──────── DATA EXTRACT ────────

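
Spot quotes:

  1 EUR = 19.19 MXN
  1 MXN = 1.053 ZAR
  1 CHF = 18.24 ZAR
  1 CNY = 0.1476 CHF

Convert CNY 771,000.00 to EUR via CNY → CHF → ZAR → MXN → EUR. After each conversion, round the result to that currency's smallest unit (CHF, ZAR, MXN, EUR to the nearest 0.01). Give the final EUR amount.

EUR 102,721.71

CNY 771,000.00 × 0.1476 = CHF 113,799.60
CHF 113,799.60 × 18.24 = ZAR 2,075,704.70
ZAR 2,075,704.70 ÷ 1.053 = MXN 1,971,229.53
MXN 1,971,229.53 ÷ 19.19 = EUR 102,721.71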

────────

Please output the line that contains "Convert CNY 771,000.00" and every line after it in the entries above, exactly, and nothing more.

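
Convert CNY 771,000.00 to EUR via CNY → CHF → ZAR → MXN → EUR. After each conversion, round the result to that currency's smallest unit (CHF, ZAR, MXN, EUR to the nearest 0.01). Give the final EUR amount.

EUR 102,721.71

CNY 771,000.00 × 0.1476 = CHF 113,799.60
CHF 113,799.60 × 18.24 = ZAR 2,075,704.70
ZAR 2,075,704.70 ÷ 1.053 = MXN 1,971,229.53
MXN 1,971,229.53 ÷ 19.19 = EUR 102,721.71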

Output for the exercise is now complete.